**WHAT YOU ARE ASKED TO DO**
Copy the data. Keep every character as given.

**Records contained in a dataset**
________________________________________
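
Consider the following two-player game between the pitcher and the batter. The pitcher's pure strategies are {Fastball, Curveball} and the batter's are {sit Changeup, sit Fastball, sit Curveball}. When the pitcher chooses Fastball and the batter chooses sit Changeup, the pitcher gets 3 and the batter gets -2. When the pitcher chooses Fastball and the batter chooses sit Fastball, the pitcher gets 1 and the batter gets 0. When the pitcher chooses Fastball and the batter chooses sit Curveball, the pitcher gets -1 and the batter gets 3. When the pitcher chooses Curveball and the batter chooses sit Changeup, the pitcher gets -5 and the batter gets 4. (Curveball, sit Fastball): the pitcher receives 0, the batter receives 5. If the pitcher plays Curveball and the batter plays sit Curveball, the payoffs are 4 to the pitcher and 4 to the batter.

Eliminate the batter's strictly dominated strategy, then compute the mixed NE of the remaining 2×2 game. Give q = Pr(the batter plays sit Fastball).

The batter's strategy sit Changeup is strictly dominated by sit Fastball: 0 > -2 and 5 > 4. Eliminate sit Changeup.
The pitcher's indifference between Fastball and Curveball determines the batter's mixing probability q:
  the pitcher's expected payoff from Fastball: q·1 + (1−q)·(-1) = 2q - 1
  the pitcher's expected payoff from Curveball: q·0 + (1−q)·4 = -4q + 4
  2q - 1 = -4q + 4  ⇒  6q = 5  ⇒  q = 5/6.

q = 5/6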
________________________________________
**OUTPUT FOR THIS TASK**
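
Consider the following two-player game between the pitcher and the batter. The pitcher's pure strategies are {Fastball, Curveball} and the batter's are {sit Changeup, sit Fastball, sit Curveball}. When the pitcher chooses Fastball and the batter chooses sit Changeup, the pitcher gets 3 and the batter gets -2. When the pitcher chooses Fastball and the batter chooses sit Fastball, the pitcher gets 1 and the batter gets 0. When the pitcher chooses Fastball and the batter chooses sit Curveball, the pitcher gets -1 and the batter gets 3. When the pitcher chooses Curveball and the batter chooses sit Changeup, the pitcher gets -5 and the batter gets 4. (Curveball, sit Fastball): the pitcher receives 0, the batter receives 5. If the pitcher plays Curveball and the batter plays sit Curveball, the payoffs are 4 to the pitcher and 4 to the batter.

Eliminate the batter's strictly dominated strategy, then compute the mixed NE of the remaining 2×2 game. Give q = Pr(the batter plays sit Fastball).

The batter's strategy sit Changeup is strictly dominated by sit Fastball: 0 > -2 and 5 > 4. Eliminate sit Changeup.
The pitcher's indifference between Fastball and Curveball determines the batter's mixing probability q:
  the pitcher's expected payoff from Fastball: q·1 + (1−q)·(-1) = 2q - 1
  the pitcher's expected payoff from Curveball: q·0 + (1−q)·4 = -4q + 4
  2q - 1 = -4q + 4  ⇒  6q = 5  ⇒  q = 5/6.

q = 5/6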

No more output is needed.